Start of EXERCISE INPUTS
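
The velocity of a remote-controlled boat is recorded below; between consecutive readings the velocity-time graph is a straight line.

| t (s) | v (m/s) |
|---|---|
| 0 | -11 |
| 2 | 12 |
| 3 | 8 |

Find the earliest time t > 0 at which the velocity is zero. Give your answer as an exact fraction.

v changes sign on 0–2 s (from -11 to 12); the graph is linear there, so v = 0 at t = 0 + (11)·(2 − 0)/(12 − -11) = 22/23 s.

t = 22/23 s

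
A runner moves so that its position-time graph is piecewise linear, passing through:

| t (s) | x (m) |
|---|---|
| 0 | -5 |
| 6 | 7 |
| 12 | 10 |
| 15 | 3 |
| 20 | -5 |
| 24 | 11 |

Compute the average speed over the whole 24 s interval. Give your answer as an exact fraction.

23/12 m/s

Average speed = (total path length)/(elapsed time); on a piecewise-linear x-t graph the path length is Σ|Δx|.
0–6 s: |Δx| = |7 − -5| = 12 m
6–12 s: |Δx| = |10 − 7| = 3 m
12–15 s: |Δx| = |3 − 10| = 7 m
15–20 s: |Δx| = |-5 − 3| = 8 m
20–24 s: |Δx| = |11 − -5| = 16 m
Total path = 46 m; average speed = 46/24 = 23/12 m/s.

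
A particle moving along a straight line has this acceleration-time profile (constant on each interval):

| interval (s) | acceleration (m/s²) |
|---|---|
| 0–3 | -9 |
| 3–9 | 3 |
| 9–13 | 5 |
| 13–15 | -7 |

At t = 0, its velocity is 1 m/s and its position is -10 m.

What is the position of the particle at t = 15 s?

On each constant-a segment, Δv = aΔt and Δx = v₀Δt + ½aΔt²; chain segment to segment.
0–3 s: v starts 1 m/s; Δx = 1·3 + ½·-9·3² = -37.5 m; v ends -26 m/s.
3–9 s: v starts -26 m/s; Δx = -26·6 + ½·3·6² = -102 m; v ends -8 m/s.
9–13 s: v starts -8 m/s; Δx = -8·4 + ½·5·4² = 8 m; v ends 12 m/s.
13–15 s: v starts 12 m/s; Δx = 12·2 + ½·-7·2² = 10 m; v ends -2 m/s.
x(15) = -10 + Σ Δx = -131.5 m.

-131.5 m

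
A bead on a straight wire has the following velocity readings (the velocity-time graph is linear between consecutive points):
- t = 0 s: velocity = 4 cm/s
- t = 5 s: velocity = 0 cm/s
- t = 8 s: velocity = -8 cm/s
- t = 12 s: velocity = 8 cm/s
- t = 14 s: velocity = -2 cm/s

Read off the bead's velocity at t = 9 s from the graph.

-4 cm/s

On 8–12 s the graph is linear from -8 to 8 cm/s: v(9) = -8 + (8 − -8)·(9 − 8)/(12 − 8) = -4 cm/s.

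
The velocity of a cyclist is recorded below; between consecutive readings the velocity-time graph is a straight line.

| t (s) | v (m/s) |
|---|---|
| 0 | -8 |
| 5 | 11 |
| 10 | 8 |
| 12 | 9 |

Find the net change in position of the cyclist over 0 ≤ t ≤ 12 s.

Net displacement equals the area under the velocity-time graph (areas below the axis count negative).
0–5 s: ½(-8 + 11)(5) = 7.5 m
5–10 s: ½(11 + 8)(5) = 47.5 m
10–12 s: ½(8 + 9)(2) = 17 m
Net displacement = 72 m

72 m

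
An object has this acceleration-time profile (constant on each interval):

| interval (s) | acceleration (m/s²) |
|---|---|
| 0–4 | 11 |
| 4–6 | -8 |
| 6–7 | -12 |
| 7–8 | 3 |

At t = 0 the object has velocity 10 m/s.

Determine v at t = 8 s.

29 m/s

Δv equals the area under the a-t graph; then v = v₀ + Δv.
0–4 s: 11 × 4 = 44 m/s
4–6 s: -8 × 2 = -16 m/s
6–7 s: -12 × 1 = -12 m/s
7–8 s: 3 × 1 = 3 m/s
Δv = 19 m/s, so v(8) = 10 + (19) = 29 m/s.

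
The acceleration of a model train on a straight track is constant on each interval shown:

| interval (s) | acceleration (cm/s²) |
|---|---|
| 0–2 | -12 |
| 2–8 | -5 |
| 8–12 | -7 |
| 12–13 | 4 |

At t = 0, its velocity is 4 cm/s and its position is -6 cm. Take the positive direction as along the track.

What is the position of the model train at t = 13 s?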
End of EXERCISE INPUTS
## THE PROBLEM:
Every line of the data above belongs in the answer, unchanged.

## COMPLETED TASK:
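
The velocity of a remote-controlled boat is recorded below; between consecutive readings the velocity-time graph is a straight line.

| t (s) | v (m/s) |
|---|---|
| 0 | -11 |
| 2 | 12 |
| 3 | 8 |

Find the earliest time t > 0 at which the velocity is zero. Give your answer as an exact fraction.

v changes sign on 0–2 s (from -11 to 12); the graph is linear there, so v = 0 at t = 0 + (11)·(2 − 0)/(12 − -11) = 22/23 s.

t = 22/23 s

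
A runner moves so that its position-time graph is piecewise linear, passing through:

| t (s) | x (m) |
|---|---|
| 0 | -5 |
| 6 | 7 |
| 12 | 10 |
| 15 | 3 |
| 20 | -5 |
| 24 | 11 |

Compute the average speed over the whole 24 s interval. Give your answer as an exact fraction.

23/12 m/s

Average speed = (total path length)/(elapsed time); on a piecewise-linear x-t graph the path length is Σ|Δx|.
0–6 s: |Δx| = |7 − -5| = 12 m
6–12 s: |Δx| = |10 − 7| = 3 m
12–15 s: |Δx| = |3 − 10| = 7 m
15–20 s: |Δx| = |-5 − 3| = 8 m
20–24 s: |Δx| = |11 − -5| = 16 m
Total path = 46 m; average speed = 46/24 = 23/12 m/s.

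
A particle moving along a straight line has this acceleration-time profile (constant on each interval):

| interval (s) | acceleration (m/s²) |
|---|---|
| 0–3 | -9 |
| 3–9 | 3 |
| 9–13 | 5 |
| 13–15 | -7 |

At t = 0, its velocity is 1 m/s and its position is -10 m.

What is the position of the particle at t = 15 s?

On each constant-a segment, Δv = aΔt and Δx = v₀Δt + ½aΔt²; chain segment to segment.
0–3 s: v starts 1 m/s; Δx = 1·3 + ½·-9·3² = -37.5 m; v ends -26 m/s.
3–9 s: v starts -26 m/s; Δx = -26·6 + ½·3·6² = -102 m; v ends -8 m/s.
9–13 s: v starts -8 m/s; Δx = -8·4 + ½·5·4² = 8 m; v ends 12 m/s.
13–15 s: v starts 12 m/s; Δx = 12·2 + ½·-7·2² = 10 m; v ends -2 m/s.
x(15) = -10 + Σ Δx = -131.5 m.

-131.5 m

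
A bead on a straight wire has the following velocity readings (the velocity-time graph is linear between consecutive points):
- t = 0 s: velocity = 4 cm/s
- t = 5 s: velocity = 0 cm/s
- t = 8 s: velocity = -8 cm/s
- t = 12 s: velocity = 8 cm/s
- t = 14 s: velocity = -2 cm/s

Read off the bead's velocity at t = 9 s from the graph.

-4 cm/s

On 8–12 s the graph is linear from -8 to 8 cm/s: v(9) = -8 + (8 − -8)·(9 − 8)/(12 − 8) = -4 cm/s.

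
The velocity of a cyclist is recorded below; between consecutive readings the velocity-time graph is a straight line.

| t (s) | v (m/s) |
|---|---|
| 0 | -8 |
| 5 | 11 |
| 10 | 8 |
| 12 | 9 |

Find the net change in position of the cyclist over 0 ≤ t ≤ 12 s.

Net displacement equals the area under the velocity-time graph (areas below the axis count negative).
0–5 s: ½(-8 + 11)(5) = 7.5 m
5–10 s: ½(11 + 8)(5) = 47.5 m
10–12 s: ½(8 + 9)(2) = 17 m
Net displacement = 72 m

72 m

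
An object has this acceleration-time profile (constant on each interval):

| interval (s) | acceleration (m/s²) |
|---|---|
| 0–4 | 11 |
| 4–6 | -8 |
| 6–7 | -12 |
| 7–8 | 3 |

At t = 0 the object has velocity 10 m/s.

Determine v at t = 8 s.

29 m/s

Δv equals the area under the a-t graph; then v = v₀ + Δv.
0–4 s: 11 × 4 = 44 m/s
4–6 s: -8 × 2 = -16 m/s
6–7 s: -12 × 1 = -12 m/s
7–8 s: 3 × 1 = 3 m/s
Δv = 19 m/s, so v(8) = 10 + (19) = 29 m/s.

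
The acceleration of a model train on a straight track is constant on each interval shown:

| interval (s) | acceleration (cm/s²) |
|---|---|
| 0–2 | -12 |
| 2–8 | -5 |
| 8–12 | -7 |
| 12–13 | 4 |

At t = 0, its velocity is 4 cm/s and its position is -6 cm. Take the positive direction as along the track.

What is the position of the model train at t = 13 s?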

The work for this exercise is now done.